→ **TASK STATEMENT**
Beginning at the top of the listing, repeat each line exactly until the line with "If one job ends" has been repeated too.

++++ DATA PROVIDED

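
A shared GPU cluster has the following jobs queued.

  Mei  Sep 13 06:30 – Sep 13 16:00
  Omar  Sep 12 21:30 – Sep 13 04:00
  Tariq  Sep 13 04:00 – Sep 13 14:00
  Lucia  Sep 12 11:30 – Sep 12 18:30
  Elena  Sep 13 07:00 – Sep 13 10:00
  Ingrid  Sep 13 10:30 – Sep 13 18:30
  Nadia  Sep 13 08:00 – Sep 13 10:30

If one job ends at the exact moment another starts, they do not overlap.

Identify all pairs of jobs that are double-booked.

Sorted by start: Lucia, Omar, Tariq, Mei, Elena, Nadia, Ingrid.
Omar starts after Lucia ends, so Lucia has no further overlaps.
Tariq starts exactly when Omar ends (back-to-back, no overlap), so Omar has no further overlaps.
Mei starts before Tariq ends → Tariq and Mei overlap.
Elena starts before Tariq ends → Tariq and Elena overlap.
Nadia starts before Tariq ends → Tariq and Nadia overlap.
Ingrid starts before Tariq ends → Tariq and Ingrid overlap.
Elena starts before Mei ends → Mei and Elena overlap.
Nadia starts before Mei ends → Mei and Nadia overlap.
Ingrid starts before Mei ends → Mei and Ingrid overlap.
Nadia starts before Elena ends → Elena and Nadia overlap.
Ingrid starts after Elena ends.
Ingrid starts exactly when Nadia ends (back-to-back, no overlap).

Elena & Mei, Elena & Nadia, Elena & Tariq, Ingrid & Mei, Ingrid & Tariq, Mei & Nadia, Mei & Tariq, Nadia & Tariq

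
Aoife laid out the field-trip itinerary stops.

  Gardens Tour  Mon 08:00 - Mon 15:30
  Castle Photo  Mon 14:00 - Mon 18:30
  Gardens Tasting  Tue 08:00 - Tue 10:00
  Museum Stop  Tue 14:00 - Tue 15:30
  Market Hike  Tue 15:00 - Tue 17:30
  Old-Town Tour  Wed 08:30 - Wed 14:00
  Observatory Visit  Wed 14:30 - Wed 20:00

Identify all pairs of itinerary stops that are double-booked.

Castle Photo & Gardens Tour, Market Hike & Museum Stop

Sorted by start: Gardens Tour, Castle Photo, Gardens Tasting, Museum Stop, Market Hike, Old-Town Tour, Observatory Visit.
Castle Photo starts before Gardens Tour ends → Gardens Tour and Castle Photo overlap.
Gardens Tasting starts after Gardens Tour ends, so nothing later overlaps Gardens Tour either.
Gardens Tasting starts after Castle Photo ends, so nothing later overlaps Castle Photo either.
Museum Stop starts after Gardens Tasting ends, so nothing later overlaps Gardens Tasting either.
Market Hike starts before Museum Stop ends → Museum Stop and Market Hike overlap.
Old-Town Tour starts after Museum Stop ends, so nothing later overlaps Museum Stop either.
Old-Town Tour starts after Market Hike ends, so nothing later overlaps Market Hike either.
Observatory Visit starts after Old-Town Tour ends.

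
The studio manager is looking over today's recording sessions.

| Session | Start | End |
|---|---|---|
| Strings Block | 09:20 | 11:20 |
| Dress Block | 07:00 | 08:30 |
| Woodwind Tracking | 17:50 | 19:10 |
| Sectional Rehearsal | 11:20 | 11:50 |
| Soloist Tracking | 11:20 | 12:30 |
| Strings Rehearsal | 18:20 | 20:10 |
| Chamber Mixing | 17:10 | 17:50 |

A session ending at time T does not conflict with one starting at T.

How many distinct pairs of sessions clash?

Sorted by start: Dress Block, Strings Block, Sectional Rehearsal, Soloist Tracking, Chamber Mixing, Woodwind Tracking, Strings Rehearsal.
Strings Block starts after Dress Block ends — done with Dress Block.
Sectional Rehearsal starts exactly when Strings Block ends (back-to-back, no overlap) — done with Strings Block.
Soloist Tracking starts before Sectional Rehearsal ends → Sectional Rehearsal and Soloist Tracking overlap.
Chamber Mixing starts after Sectional Rehearsal ends — done with Sectional Rehearsal.
Chamber Mixing starts after Soloist Tracking ends — done with Soloist Tracking.
Woodwind Tracking starts exactly when Chamber Mixing ends (back-to-back, no overlap) — done with Chamber Mixing.
Strings Rehearsal starts before Woodwind Tracking ends → Woodwind Tracking and Strings Rehearsal overlap.
Overlapping pairs: Sectional Rehearsal & Soloist Tracking, Strings Rehearsal & Woodwind Tracking — 2 in total.

2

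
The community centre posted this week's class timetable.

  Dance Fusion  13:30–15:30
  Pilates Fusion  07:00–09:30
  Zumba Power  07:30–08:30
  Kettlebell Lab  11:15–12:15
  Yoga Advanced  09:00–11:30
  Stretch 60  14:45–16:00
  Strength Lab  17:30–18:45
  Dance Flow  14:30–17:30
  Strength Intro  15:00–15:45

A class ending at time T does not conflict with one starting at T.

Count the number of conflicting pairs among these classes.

9

Sorted by start: Pilates Fusion, Zumba Power, Yoga Advanced, Kettlebell Lab, Dance Fusion, Dance Flow, Stretch 60, Strength Intro, Strength Lab.
Zumba Power starts before Pilates Fusion ends → Pilates Fusion and Zumba Power overlap.
Yoga Advanced starts before Pilates Fusion ends → Pilates Fusion and Yoga Advanced overlap.
Kettlebell Lab starts after Pilates Fusion ends, so nothing later overlaps Pilates Fusion either.
Yoga Advanced starts after Zumba Power ends, so nothing later overlaps Zumba Power either.
Kettlebell Lab starts before Yoga Advanced ends → Yoga Advanced and Kettlebell Lab overlap.
Dance Fusion starts after Yoga Advanced ends, so nothing later overlaps Yoga Advanced either.
Dance Fusion starts after Kettlebell Lab ends, so nothing later overlaps Kettlebell Lab either.
Dance Flow starts before Dance Fusion ends → Dance Fusion and Dance Flow overlap.
Stretch 60 starts before Dance Fusion ends → Dance Fusion and Stretch 60 overlap.
Strength Intro starts before Dance Fusion ends → Dance Fusion and Strength Intro overlap.
Strength Lab starts after Dance Fusion ends.
Stretch 60 starts before Dance Flow ends → Dance Flow and Stretch 60 overlap.
Strength Intro starts before Dance Flow ends → Dance Flow and Strength Intro overlap.
Strength Lab starts exactly when Dance Flow ends (back-to-back, no overlap).
Strength Intro starts before Stretch 60 ends → Stretch 60 and Strength Intro overlap.
Strength Lab starts after Stretch 60 ends.
Strength Lab starts after Strength Intro ends.
Overlapping pairs: Dance Flow & Dance Fusion, Dance Flow & Strength Intro, Dance Flow & Stretch 60, Dance Fusion & Strength Intro, Dance Fusion & Stretch 60, Kettlebell Lab & Yoga Advanced, Pilates Fusion & Yoga Advanced, Pilates Fusion & Zumba Power, Strength Intro & Stretch 60 — 9 in total.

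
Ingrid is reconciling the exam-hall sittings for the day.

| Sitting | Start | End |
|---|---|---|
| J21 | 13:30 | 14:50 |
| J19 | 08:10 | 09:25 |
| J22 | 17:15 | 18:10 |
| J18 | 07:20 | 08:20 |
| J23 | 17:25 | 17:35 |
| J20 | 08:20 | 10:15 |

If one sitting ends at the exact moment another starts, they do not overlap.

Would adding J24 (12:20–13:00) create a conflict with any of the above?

J18: ends 08:20 at or before J24 starts 12:20 → clear.
J19: ends 09:25 at or before J24 starts 12:20 → clear.
J20: ends 10:15 at or before J24 starts 12:20 → clear.
J21: starts 13:30 at or after J24 ends 13:00 → clear.
J22: starts 17:15 at or after J24 ends 13:00 → clear.
J23: starts 17:25 at or after J24 ends 13:00 → clear.

No — it doesn't clash with anything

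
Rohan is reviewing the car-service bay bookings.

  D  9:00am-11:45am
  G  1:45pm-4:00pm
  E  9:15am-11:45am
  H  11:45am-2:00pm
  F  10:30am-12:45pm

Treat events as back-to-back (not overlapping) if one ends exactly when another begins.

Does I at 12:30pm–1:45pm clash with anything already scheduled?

Yes — it overlaps F, H

D: ends 11:45am at or before I starts 12:30pm → clear.
E: ends 11:45am at or before I starts 12:30pm → clear.
F: starts 10:30am before I ends 1:45pm, and ends 12:45pm after I starts 12:30pm → overlap.
H: starts 11:45am before I ends 1:45pm, and ends 2:00pm after I starts 12:30pm → overlap.
G: starts 1:45pm at or after I ends 1:45pm → clear.
I overlaps F, H.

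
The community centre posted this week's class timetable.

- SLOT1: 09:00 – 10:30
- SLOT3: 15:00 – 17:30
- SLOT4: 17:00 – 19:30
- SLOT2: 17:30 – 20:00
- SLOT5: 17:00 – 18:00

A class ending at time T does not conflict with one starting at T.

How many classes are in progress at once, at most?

Sweep the timeline, counting +1 at each start and −1 at each end (ends before starts at a tie):
09:00 start SLOT1 → 1
10:30 end SLOT1 → 0
15:00 start SLOT3 → 1
17:00 start SLOT4 → 2
17:00 start SLOT5 → 3
17:30 end SLOT3 → 2
17:30 start SLOT2 → 3
18:00 end SLOT5 → 2
19:30 end SLOT4 → 1
20:00 end SLOT2 → 0
Peak is 3, at 17:00 (SLOT3, SLOT4, SLOT5).

3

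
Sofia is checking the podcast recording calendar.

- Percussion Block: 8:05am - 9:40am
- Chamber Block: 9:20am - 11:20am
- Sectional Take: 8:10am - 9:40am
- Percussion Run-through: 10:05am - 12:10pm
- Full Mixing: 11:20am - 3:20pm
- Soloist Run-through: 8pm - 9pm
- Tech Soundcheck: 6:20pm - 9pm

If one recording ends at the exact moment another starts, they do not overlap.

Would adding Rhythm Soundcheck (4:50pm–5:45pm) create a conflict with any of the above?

Percussion Block: ends 9:40am at or before Rhythm Soundcheck starts 4:50pm → clear.
Sectional Take: ends 9:40am at or before Rhythm Soundcheck starts 4:50pm → clear.
Chamber Block: ends 11:20am at or before Rhythm Soundcheck starts 4:50pm → clear.
Percussion Run-through: ends 12:10pm at or before Rhythm Soundcheck starts 4:50pm → clear.
Full Mixing: ends 3:20pm at or before Rhythm Soundcheck starts 4:50pm → clear.
Tech Soundcheck: starts 6:20pm at or after Rhythm Soundcheck ends 5:45pm → clear.
Soloist Run-through: starts 8pm at or after Rhythm Soundcheck ends 5:45pm → clear.

No — it doesn't clash with anything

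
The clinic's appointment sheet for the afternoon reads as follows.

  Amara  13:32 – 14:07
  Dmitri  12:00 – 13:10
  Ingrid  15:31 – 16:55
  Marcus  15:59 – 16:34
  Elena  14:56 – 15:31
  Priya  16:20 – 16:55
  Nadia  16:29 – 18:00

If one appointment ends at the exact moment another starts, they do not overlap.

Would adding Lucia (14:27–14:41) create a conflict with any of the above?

Dmitri: ends 13:10 at or before Lucia starts 14:27 → clear.
Amara: ends 14:07 at or before Lucia starts 14:27 → clear.
Elena: starts 14:56 at or after Lucia ends 14:41 → clear.
Ingrid: starts 15:31 at or after Lucia ends 14:41 → clear.
Marcus: starts 15:59 at or after Lucia ends 14:41 → clear.
Priya: starts 16:20 at or after Lucia ends 14:41 → clear.
Nadia: starts 16:29 at or after Lucia ends 14:41 → clear.

No — it doesn't clash with anything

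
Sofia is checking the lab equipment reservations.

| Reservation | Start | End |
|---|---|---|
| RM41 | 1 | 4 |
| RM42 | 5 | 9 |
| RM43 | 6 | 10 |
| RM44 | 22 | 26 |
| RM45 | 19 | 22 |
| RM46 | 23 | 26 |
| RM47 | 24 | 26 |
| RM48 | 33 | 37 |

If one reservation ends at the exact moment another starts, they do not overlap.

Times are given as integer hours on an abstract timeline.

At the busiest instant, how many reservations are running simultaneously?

3

Sweep the timeline, counting +1 at each start and −1 at each end (ends before starts at a tie):
1 start RM41 → 1
4 end RM41 → 0
5 start RM42 → 1
6 start RM43 → 2
9 end RM42 → 1
10 end RM43 → 0
19 start RM45 → 1
22 end RM45 → 0
22 start RM44 → 1
23 start RM46 → 2
24 start RM47 → 3
26 end RM44 → 2
26 end RM46 → 1
26 end RM47 → 0
33 start RM48 → 1
37 end RM48 → 0
Peak is 3, at 24 (RM44, RM46, RM47).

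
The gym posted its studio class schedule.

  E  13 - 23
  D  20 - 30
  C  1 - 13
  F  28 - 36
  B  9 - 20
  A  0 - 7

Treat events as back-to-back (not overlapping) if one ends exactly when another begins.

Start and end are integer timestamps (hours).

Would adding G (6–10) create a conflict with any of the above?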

++++++++

→ **WORKED SOLUTION**
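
A shared GPU cluster has the following jobs queued.

  Mei  Sep 13 06:30 – Sep 13 16:00
  Omar  Sep 12 21:30 – Sep 13 04:00
  Tariq  Sep 13 04:00 – Sep 13 14:00
  Lucia  Sep 12 11:30 – Sep 12 18:30
  Elena  Sep 13 07:00 – Sep 13 10:00
  Ingrid  Sep 13 10:30 – Sep 13 18:30
  Nadia  Sep 13 08:00 – Sep 13 10:30

If one job ends at the exact moment another starts, they do not overlap.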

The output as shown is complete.